> **What is needed**:
Copy out every line of the data where the word "known" is found.

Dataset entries

========================================

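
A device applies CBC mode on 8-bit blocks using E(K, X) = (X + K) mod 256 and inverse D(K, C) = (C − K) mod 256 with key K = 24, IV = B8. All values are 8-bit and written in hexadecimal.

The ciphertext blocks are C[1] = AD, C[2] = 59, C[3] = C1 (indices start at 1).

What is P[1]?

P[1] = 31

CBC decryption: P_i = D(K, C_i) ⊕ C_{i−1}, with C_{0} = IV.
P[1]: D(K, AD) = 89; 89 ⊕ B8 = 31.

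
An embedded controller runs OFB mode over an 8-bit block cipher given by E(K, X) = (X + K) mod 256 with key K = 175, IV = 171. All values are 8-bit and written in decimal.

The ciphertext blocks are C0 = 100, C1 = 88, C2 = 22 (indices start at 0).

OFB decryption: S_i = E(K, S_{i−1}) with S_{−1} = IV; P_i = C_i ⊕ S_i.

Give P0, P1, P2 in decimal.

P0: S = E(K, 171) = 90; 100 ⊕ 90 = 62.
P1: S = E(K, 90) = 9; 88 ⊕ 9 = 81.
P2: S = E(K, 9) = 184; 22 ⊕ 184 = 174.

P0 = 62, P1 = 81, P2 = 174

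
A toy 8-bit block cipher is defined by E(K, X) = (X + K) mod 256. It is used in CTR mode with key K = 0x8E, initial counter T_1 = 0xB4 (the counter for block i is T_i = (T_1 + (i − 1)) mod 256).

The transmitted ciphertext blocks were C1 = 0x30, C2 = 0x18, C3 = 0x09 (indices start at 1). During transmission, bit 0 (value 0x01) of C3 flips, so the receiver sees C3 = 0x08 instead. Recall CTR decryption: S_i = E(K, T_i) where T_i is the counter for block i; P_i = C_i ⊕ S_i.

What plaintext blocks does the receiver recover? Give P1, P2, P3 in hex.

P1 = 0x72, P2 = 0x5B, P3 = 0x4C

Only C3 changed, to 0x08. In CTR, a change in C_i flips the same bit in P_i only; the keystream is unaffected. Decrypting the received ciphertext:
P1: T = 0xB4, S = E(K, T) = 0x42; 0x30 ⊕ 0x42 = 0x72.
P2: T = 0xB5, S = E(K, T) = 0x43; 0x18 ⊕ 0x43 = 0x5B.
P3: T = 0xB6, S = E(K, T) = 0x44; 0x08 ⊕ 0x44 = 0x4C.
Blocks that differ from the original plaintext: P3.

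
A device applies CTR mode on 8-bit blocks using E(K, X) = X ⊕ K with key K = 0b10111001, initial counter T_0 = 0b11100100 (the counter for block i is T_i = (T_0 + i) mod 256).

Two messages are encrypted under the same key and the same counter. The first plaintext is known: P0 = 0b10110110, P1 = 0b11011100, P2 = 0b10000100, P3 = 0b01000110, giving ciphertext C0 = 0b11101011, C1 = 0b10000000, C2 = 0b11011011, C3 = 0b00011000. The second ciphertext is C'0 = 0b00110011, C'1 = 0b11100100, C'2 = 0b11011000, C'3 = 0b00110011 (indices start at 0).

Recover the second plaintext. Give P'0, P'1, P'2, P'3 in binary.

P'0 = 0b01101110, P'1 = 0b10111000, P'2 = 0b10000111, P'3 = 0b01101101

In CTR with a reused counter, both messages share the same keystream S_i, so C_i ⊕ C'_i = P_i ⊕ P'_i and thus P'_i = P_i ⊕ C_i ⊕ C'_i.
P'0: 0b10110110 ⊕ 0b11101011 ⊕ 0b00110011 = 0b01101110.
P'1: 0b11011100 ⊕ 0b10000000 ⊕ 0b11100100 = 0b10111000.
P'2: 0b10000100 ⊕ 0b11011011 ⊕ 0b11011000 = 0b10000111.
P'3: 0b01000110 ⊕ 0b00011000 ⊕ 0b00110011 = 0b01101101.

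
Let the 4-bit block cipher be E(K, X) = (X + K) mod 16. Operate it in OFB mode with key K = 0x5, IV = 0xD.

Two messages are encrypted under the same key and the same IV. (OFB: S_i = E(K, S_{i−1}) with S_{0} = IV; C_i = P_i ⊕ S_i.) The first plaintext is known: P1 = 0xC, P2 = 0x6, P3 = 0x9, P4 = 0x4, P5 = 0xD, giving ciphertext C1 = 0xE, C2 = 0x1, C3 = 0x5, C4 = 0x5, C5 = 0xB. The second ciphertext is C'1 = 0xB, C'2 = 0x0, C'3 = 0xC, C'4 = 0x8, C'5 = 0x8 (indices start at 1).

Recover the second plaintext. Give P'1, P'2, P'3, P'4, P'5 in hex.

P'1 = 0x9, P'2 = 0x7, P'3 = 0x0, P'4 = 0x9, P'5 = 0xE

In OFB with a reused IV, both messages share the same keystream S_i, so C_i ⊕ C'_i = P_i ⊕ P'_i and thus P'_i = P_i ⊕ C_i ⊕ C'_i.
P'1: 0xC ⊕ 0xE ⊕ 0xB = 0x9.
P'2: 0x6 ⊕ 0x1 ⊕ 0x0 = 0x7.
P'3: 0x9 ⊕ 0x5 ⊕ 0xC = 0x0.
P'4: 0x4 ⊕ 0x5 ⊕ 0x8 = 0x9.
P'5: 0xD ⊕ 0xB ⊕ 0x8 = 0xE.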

========================================

> **Output**:
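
Two messages are encrypted under the same key and the same counter. The first plaintext is known: P0 = 0b10110110, P1 = 0b11011100, P2 = 0b10000100, P3 = 0b01000110, giving ciphertext C0 = 0b11101011, C1 = 0b10000000, C2 = 0b11011011, C3 = 0b00011000. The second ciphertext is C'0 = 0b00110011, C'1 = 0b11100100, C'2 = 0b11011000, C'3 = 0b00110011 (indices start at 0).
Two messages are encrypted under the same key and the same IV. (OFB: S_i = E(K, S_{i−1}) with S_{0} = IV; C_i = P_i ⊕ S_i.) The first plaintext is known: P1 = 0xC, P2 = 0x6, P3 = 0x9, P4 = 0x4, P5 = 0xD, giving ciphertext C1 = 0xE, C2 = 0x1, C3 = 0x5, C4 = 0x5, C5 = 0xB. The second ciphertext is C'1 = 0xB, C'2 = 0x0, C'3 = 0xC, C'4 = 0x8, C'5 = 0x8 (indices start at 1).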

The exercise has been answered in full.